▸ **TASK OBJECTIVE**
Reproduce the records below exactly as shown.
*** EXTRACTED INFORMATION Section Begins ***
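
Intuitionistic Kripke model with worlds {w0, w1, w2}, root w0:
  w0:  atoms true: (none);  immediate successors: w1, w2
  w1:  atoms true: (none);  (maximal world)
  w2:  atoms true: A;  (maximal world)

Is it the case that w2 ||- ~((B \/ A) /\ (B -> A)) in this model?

No

w2 ||-/- ~((B \/ A) /\ (B -> A)) since w2 is accessible from w2 and w2 ||- (B \/ A) /\ (B -> A).
w2 ||- (B \/ A) /\ (B -> A) since w2 forces both conjuncts.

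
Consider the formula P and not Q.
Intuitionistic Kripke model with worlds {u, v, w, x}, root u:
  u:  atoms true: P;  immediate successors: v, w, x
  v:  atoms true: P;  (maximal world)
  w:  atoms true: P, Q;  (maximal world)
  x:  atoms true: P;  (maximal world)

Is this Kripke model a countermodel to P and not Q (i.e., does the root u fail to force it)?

Yes

u does not force P and not Q since u fails not Q.
So the root u does not force P and not Q; the model is a countermodel.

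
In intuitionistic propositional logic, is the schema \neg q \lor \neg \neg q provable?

This is the weak law of excluded middle, which is not intuitionistically valid.
A Kripke countermodel: worlds a, b, c; order generated by a \le b, a \le c; atoms true at each world — a:{}; b:{q}; c:{}.
a \nVdash \neg q \lor \neg \neg q: neither disjunct is forced at a.
a \nVdash \neg q since b is accessible from a and b \Vdash q.
So the root a does not force the formula.

No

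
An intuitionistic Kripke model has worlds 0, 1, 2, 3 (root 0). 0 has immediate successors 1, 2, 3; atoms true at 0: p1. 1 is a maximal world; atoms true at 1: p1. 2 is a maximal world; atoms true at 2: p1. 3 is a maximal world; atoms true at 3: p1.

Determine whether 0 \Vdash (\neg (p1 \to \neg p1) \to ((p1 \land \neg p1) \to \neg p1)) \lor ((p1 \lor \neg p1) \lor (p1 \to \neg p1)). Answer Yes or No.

0 \Vdash (\neg (p1 \to \neg p1) \to ((p1 \land \neg p1) \to \neg p1)) \lor ((p1 \lor \neg p1) \lor (p1 \to \neg p1)) via the disjunct \neg (p1 \to \neg p1) \to ((p1 \land \neg p1) \to \neg p1).

Yes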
*** EXTRACTED INFORMATION Section Ends ***
▸ **SOLVED EXERCISE**
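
Intuitionistic Kripke model with worlds {w0, w1, w2}, root w0:
  w0:  atoms true: (none);  immediate successors: w1, w2
  w1:  atoms true: (none);  (maximal world)
  w2:  atoms true: A;  (maximal world)

Is it the case that w2 ||- ~((B \/ A) /\ (B -> A)) in this model?

No

w2 ||-/- ~((B \/ A) /\ (B -> A)) since w2 is accessible from w2 and w2 ||- (B \/ A) /\ (B -> A).
w2 ||- (B \/ A) /\ (B -> A) since w2 forces both conjuncts.

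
Consider the formula P and not Q.
Intuitionistic Kripke model with worlds {u, v, w, x}, root u:
  u:  atoms true: P;  immediate successors: v, w, x
  v:  atoms true: P;  (maximal world)
  w:  atoms true: P, Q;  (maximal world)
  x:  atoms true: P;  (maximal world)

Is this Kripke model a countermodel to P and not Q (i.e., does the root u fail to force it)?

Yes

u does not force P and not Q since u fails not Q.
So the root u does not force P and not Q; the model is a countermodel.

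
In intuitionistic propositional logic, is the schema \neg q \lor \neg \neg q provable?

This is the weak law of excluded middle, which is not intuitionistically valid.
A Kripke countermodel: worlds a, b, c; order generated by a \le b, a \le c; atoms true at each world — a:{}; b:{q}; c:{}.
a \nVdash \neg q \lor \neg \neg q: neither disjunct is forced at a.
a \nVdash \neg q since b is accessible from a and b \Vdash q.
So the root a does not force the formula.

No

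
An intuitionistic Kripke model has worlds 0, 1, 2, 3 (root 0). 0 has immediate successors 1, 2, 3; atoms true at 0: p1. 1 is a maximal world; atoms true at 1: p1. 2 is a maximal world; atoms true at 2: p1. 3 is a maximal world; atoms true at 3: p1.

Determine whether 0 \Vdash (\neg (p1 \to \neg p1) \to ((p1 \land \neg p1) \to \neg p1)) \lor ((p1 \lor \neg p1) \lor (p1 \to \neg p1)). Answer Yes or No.

0 \Vdash (\neg (p1 \to \neg p1) \to ((p1 \land \neg p1) \to \neg p1)) \lor ((p1 \lor \neg p1) \lor (p1 \to \neg p1)) via the disjunct \neg (p1 \to \neg p1) \to ((p1 \land \neg p1) \to \neg p1).

Yes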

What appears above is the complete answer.